_HOW TO COMPLETE THIS TASK_. Your task is to count the lines of the entries below that include the word "data" and to give only the resulting number.

_EXERCISE MATERIAL_.
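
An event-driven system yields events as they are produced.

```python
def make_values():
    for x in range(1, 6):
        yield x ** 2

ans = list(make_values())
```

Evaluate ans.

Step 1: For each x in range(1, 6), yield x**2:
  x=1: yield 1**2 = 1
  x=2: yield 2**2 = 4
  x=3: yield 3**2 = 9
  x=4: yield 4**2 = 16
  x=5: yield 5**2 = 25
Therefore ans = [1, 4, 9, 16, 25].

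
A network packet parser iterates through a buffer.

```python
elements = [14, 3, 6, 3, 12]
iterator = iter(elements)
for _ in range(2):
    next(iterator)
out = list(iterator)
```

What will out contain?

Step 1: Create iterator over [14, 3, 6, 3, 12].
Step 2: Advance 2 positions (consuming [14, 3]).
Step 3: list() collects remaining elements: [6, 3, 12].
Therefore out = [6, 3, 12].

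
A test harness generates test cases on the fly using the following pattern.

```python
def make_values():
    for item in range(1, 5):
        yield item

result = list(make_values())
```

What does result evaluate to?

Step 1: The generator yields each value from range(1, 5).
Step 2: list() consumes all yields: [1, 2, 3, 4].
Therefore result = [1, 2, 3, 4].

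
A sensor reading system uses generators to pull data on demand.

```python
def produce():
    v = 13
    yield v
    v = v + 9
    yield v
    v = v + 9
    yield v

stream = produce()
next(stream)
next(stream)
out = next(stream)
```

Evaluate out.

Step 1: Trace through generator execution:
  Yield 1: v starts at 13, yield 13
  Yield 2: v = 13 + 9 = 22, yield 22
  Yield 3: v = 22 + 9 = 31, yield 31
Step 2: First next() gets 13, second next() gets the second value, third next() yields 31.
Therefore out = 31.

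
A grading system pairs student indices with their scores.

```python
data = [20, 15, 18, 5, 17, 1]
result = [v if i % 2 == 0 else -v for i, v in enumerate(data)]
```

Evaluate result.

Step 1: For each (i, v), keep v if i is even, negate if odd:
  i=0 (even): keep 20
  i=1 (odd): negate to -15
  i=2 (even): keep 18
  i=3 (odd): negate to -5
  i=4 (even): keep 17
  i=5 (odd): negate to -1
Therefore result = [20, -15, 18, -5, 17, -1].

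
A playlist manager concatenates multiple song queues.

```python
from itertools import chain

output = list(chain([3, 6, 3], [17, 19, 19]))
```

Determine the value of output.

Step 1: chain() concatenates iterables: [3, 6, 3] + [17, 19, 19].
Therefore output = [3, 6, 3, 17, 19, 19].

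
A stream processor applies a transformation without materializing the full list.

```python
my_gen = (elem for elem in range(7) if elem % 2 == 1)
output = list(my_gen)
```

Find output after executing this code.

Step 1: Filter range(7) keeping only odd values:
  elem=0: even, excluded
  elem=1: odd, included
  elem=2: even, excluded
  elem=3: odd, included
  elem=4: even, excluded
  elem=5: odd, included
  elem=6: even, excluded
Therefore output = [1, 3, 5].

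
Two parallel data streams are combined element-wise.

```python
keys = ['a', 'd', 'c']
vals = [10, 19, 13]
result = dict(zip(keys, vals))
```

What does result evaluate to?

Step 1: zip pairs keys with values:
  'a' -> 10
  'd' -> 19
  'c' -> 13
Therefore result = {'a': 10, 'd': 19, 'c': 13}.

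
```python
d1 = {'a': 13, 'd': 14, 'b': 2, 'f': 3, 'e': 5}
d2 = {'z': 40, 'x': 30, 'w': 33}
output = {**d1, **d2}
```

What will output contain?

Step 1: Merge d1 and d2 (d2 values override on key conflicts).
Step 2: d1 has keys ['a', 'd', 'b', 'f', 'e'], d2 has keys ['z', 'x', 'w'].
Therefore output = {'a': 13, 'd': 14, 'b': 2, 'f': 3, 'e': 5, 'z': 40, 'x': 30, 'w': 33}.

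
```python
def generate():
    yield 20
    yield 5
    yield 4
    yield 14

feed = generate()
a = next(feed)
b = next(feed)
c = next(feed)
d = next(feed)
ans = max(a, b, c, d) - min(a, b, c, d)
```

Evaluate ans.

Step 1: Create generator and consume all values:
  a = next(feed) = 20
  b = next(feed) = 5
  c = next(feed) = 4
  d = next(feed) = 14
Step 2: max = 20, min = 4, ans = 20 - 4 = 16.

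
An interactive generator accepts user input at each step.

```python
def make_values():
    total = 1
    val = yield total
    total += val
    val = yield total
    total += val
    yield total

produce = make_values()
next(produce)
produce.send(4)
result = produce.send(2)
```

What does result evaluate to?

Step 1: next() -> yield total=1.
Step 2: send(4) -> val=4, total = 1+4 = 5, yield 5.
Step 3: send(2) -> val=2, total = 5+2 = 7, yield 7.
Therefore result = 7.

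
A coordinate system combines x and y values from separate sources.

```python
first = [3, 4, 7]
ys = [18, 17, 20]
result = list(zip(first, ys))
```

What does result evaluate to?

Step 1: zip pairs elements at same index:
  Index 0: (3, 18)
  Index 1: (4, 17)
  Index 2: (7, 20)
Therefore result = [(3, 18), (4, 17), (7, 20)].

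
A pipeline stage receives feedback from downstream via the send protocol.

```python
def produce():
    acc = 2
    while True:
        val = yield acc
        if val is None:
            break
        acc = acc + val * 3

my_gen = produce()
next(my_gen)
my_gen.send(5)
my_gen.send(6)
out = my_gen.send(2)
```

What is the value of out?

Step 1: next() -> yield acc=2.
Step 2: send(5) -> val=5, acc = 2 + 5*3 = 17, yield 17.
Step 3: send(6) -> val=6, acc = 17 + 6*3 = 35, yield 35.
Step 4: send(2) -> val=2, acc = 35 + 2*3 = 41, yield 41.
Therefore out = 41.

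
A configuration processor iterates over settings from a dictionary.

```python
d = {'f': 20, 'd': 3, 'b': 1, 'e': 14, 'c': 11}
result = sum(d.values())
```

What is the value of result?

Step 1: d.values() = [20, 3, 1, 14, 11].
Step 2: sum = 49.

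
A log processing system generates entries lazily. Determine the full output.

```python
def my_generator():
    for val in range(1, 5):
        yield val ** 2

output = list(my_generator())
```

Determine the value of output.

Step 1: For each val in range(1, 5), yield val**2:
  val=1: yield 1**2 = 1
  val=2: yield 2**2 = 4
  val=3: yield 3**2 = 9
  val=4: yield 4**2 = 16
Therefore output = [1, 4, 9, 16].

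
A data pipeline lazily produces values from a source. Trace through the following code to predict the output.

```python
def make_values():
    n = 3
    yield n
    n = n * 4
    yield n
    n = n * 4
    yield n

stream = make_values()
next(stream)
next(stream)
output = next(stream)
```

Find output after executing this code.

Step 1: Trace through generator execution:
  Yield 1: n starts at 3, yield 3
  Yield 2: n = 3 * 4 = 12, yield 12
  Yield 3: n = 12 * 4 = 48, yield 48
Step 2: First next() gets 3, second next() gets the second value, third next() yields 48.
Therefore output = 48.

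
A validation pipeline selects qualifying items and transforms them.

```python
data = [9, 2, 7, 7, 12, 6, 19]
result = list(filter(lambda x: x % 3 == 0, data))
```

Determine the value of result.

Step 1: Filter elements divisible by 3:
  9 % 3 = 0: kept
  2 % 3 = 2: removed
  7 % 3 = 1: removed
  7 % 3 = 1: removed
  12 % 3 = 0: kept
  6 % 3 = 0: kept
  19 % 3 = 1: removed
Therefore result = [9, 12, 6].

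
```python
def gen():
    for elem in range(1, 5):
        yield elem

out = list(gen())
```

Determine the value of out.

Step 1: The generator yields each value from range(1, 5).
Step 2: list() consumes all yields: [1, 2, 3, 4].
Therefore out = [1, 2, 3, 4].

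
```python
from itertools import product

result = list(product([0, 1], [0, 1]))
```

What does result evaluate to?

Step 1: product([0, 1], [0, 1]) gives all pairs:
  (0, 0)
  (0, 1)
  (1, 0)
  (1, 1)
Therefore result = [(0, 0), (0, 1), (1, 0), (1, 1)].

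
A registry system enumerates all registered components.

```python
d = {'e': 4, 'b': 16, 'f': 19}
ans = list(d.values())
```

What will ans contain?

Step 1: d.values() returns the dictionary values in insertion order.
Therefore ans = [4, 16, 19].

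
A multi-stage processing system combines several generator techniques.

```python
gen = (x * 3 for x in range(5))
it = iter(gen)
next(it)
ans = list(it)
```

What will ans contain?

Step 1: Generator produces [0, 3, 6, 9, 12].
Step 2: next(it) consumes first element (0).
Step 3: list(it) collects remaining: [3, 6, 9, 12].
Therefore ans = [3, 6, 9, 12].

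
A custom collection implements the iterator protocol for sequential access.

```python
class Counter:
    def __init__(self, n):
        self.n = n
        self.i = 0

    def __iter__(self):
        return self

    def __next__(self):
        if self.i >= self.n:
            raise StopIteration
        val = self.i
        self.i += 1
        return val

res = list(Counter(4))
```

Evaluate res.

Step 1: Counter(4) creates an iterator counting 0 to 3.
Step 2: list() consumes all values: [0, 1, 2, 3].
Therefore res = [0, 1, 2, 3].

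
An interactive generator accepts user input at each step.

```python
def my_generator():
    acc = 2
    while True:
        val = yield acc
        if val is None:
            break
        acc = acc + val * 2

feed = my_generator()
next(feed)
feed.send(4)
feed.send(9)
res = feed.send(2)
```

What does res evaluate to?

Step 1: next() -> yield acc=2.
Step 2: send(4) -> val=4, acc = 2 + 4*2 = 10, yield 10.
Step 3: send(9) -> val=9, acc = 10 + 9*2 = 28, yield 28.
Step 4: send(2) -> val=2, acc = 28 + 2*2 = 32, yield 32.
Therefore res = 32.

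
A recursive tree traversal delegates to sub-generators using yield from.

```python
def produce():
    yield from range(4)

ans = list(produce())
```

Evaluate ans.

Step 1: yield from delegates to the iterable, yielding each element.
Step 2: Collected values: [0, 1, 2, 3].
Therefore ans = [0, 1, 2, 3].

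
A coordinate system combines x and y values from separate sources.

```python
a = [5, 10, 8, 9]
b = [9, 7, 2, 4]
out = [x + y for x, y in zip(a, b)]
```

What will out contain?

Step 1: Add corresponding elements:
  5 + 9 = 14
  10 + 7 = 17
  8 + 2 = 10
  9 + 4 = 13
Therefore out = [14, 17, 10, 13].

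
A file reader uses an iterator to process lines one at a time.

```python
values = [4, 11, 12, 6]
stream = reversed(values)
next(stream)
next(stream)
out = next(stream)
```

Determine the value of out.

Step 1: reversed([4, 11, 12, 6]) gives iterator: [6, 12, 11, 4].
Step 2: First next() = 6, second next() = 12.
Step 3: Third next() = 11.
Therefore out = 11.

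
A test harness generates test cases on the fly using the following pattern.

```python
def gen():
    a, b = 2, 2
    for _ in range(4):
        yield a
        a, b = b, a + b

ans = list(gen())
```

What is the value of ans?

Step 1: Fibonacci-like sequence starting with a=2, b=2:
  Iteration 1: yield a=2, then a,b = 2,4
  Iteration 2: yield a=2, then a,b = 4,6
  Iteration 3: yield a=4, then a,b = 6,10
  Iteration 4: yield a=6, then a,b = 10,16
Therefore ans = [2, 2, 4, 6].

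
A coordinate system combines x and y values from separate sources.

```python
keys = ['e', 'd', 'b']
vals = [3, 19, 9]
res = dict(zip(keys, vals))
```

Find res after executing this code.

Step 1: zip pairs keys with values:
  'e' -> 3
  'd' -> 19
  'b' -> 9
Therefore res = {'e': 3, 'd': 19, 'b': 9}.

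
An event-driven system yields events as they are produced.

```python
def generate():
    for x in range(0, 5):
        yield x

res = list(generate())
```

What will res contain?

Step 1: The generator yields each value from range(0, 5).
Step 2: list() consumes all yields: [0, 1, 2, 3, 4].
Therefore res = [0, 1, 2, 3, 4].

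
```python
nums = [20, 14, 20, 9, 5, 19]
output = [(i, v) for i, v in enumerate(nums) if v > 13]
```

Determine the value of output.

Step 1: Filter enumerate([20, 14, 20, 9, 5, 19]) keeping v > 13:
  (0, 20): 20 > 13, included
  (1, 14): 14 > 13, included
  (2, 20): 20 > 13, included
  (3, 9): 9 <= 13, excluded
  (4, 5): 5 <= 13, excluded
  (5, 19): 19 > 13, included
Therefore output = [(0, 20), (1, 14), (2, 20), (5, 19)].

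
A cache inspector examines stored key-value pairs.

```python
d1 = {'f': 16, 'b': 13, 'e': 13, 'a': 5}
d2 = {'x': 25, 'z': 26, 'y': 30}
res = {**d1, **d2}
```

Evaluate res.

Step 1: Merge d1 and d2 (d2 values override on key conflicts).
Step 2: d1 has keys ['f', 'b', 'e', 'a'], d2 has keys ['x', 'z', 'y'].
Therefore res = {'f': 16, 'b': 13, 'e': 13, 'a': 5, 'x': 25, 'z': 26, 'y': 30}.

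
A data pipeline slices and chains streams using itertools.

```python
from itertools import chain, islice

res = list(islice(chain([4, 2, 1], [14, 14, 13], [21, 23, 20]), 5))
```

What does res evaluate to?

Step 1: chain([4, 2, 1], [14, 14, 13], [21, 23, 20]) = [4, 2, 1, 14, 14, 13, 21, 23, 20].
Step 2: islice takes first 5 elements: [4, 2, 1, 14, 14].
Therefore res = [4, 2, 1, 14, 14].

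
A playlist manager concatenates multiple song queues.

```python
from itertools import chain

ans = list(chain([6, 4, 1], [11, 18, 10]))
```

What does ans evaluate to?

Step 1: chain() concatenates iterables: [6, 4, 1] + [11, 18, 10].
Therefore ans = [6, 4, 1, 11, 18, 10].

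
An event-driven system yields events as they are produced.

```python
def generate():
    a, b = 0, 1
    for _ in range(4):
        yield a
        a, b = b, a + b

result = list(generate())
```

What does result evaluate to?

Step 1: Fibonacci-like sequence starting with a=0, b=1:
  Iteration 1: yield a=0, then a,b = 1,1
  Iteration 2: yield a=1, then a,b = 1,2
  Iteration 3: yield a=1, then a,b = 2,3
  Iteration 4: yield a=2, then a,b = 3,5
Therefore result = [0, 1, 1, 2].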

_RESPONSE TO THIS EXERCISE_. 8